TASK PROMPT = The data is to be reproduced in full and without error.

========

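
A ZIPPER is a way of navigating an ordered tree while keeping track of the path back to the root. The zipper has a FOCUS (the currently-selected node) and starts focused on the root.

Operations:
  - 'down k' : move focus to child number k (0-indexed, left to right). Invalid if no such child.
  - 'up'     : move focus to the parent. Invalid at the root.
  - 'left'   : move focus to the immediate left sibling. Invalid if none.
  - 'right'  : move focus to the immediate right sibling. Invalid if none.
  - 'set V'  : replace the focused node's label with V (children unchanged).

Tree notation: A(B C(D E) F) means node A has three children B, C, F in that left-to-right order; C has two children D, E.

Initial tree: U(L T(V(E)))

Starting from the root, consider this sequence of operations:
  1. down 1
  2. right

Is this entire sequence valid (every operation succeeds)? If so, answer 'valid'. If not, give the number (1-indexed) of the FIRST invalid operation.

Step 1 (down 1): focus=T path=1 depth=1 children=['V'] left=['L'] right=[] parent=U
Step 2 (right): INVALID

Answer: 2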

========

SOLUTION TO THIS TASK =
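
A ZIPPER is a way of navigating an ordered tree while keeping track of the path back to the root. The zipper has a FOCUS (the currently-selected node) and starts focused on the root.

Operations:
  - 'down k' : move focus to child number k (0-indexed, left to right). Invalid if no such child.
  - 'up'     : move focus to the parent. Invalid at the root.
  - 'left'   : move focus to the immediate left sibling. Invalid if none.
  - 'right'  : move focus to the immediate right sibling. Invalid if none.
  - 'set V'  : replace the focused node's label with V (children unchanged).

Tree notation: A(B C(D E) F) means node A has three children B, C, F in that left-to-right order; C has two children D, E.

Initial tree: U(L T(V(E)))

Starting from the root, consider this sequence of operations:
  1. down 1
  2. right

Is this entire sequence valid (every operation succeeds)? If so, answer 'valid'. If not, give the number (1-indexed) of the FIRST invalid operation.

Step 1 (down 1): focus=T path=1 depth=1 children=['V'] left=['L'] right=[] parent=U
Step 2 (right): INVALID

Answer: 2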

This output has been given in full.